[INPUT DATA]
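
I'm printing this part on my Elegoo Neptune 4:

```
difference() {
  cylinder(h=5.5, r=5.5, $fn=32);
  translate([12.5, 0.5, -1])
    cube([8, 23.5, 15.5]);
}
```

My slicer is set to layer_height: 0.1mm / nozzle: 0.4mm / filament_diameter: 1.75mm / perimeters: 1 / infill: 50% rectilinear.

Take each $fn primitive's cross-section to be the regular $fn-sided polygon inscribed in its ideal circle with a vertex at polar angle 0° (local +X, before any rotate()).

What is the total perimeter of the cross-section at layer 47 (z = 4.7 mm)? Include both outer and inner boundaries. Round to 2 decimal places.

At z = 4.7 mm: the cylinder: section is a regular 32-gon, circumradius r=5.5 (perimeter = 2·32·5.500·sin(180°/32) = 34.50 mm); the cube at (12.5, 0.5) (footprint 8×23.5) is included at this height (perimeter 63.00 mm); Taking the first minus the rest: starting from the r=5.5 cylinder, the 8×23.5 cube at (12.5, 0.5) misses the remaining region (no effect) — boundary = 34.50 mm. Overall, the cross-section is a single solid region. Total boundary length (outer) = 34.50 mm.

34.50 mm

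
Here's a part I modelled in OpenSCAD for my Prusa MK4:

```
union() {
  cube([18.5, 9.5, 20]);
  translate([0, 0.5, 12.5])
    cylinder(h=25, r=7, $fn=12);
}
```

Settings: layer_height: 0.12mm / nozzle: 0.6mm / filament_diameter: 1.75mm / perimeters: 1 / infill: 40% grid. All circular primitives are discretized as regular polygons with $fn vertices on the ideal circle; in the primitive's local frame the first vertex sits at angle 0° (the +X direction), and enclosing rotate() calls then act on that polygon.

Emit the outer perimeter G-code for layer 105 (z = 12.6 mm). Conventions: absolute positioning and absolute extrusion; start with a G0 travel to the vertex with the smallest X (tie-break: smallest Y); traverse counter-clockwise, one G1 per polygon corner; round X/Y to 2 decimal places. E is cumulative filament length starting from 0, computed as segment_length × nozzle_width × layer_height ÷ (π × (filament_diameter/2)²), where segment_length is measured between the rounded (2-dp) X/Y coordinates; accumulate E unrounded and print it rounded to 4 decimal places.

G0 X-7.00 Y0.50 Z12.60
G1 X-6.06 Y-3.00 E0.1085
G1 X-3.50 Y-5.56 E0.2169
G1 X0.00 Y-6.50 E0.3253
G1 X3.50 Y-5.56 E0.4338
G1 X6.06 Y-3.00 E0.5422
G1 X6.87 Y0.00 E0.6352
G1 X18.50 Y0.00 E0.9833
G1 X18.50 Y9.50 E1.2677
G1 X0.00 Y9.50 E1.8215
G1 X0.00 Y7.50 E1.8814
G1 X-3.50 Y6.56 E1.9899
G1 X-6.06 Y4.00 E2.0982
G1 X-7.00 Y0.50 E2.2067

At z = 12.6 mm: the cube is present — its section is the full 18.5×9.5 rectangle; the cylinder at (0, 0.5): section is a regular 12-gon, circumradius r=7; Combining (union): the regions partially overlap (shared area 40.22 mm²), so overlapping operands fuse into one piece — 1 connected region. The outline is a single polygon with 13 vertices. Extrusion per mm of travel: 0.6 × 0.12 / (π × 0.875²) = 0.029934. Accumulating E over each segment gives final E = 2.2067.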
[/INPUT DATA]
[INPUT DATA]
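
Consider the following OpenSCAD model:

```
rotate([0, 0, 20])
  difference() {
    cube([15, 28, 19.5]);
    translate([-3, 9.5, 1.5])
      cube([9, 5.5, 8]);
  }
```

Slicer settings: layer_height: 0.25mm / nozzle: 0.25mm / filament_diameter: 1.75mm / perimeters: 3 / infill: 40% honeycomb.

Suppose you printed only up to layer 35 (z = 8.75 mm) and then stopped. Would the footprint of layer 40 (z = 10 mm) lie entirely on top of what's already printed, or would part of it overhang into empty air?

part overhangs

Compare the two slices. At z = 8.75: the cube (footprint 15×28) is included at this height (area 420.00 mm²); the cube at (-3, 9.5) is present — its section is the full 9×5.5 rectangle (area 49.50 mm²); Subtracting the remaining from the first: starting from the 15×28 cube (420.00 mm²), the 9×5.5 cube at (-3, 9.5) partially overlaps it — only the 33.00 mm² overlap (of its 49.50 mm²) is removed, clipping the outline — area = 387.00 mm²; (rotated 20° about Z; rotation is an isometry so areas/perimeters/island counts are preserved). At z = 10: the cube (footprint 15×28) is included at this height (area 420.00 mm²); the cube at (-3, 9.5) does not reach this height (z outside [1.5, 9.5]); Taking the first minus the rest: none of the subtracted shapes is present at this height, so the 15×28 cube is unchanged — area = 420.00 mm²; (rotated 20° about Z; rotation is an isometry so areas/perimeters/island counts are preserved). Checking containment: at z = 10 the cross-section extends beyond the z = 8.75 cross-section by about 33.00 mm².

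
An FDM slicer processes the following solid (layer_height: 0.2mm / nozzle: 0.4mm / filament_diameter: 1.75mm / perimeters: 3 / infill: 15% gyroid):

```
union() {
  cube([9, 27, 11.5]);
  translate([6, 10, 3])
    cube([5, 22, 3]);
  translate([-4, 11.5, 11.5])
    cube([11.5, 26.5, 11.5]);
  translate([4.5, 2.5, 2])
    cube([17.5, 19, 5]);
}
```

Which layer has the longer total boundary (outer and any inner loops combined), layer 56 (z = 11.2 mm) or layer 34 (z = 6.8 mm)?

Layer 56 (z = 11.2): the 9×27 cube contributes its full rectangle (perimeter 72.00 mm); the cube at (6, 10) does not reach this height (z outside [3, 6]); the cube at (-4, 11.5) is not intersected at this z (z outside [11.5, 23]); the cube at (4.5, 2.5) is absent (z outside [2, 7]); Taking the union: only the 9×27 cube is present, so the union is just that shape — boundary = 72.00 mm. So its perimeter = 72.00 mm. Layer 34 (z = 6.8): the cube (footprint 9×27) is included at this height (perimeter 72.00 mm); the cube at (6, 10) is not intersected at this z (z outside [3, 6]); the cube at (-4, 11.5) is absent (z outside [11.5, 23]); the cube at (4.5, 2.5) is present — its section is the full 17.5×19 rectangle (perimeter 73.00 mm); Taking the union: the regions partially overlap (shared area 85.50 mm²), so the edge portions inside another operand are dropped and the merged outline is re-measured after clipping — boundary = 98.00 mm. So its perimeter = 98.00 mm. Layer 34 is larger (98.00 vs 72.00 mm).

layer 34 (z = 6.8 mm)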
[/INPUT DATA]
→ WHAT TO PRODUCE
Return only the part of the records above that opens with the line containing "I'm printing this" and closes with the line containing "Take each $fn", ends included.

→ OUTPUT FOR THIS TASK
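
I'm printing this part on my Elegoo Neptune 4:

```
difference() {
  cylinder(h=5.5, r=5.5, $fn=32);
  translate([12.5, 0.5, -1])
    cube([8, 23.5, 15.5]);
}
```

My slicer is set to layer_height: 0.1mm / nozzle: 0.4mm / filament_diameter: 1.75mm / perimeters: 1 / infill: 50% rectilinear.

Take each $fn primitive's cross-section to be the regular $fn-sided polygon inscribed in its ideal circle with a vertex at polar angle 0° (local +X, before any rotate()).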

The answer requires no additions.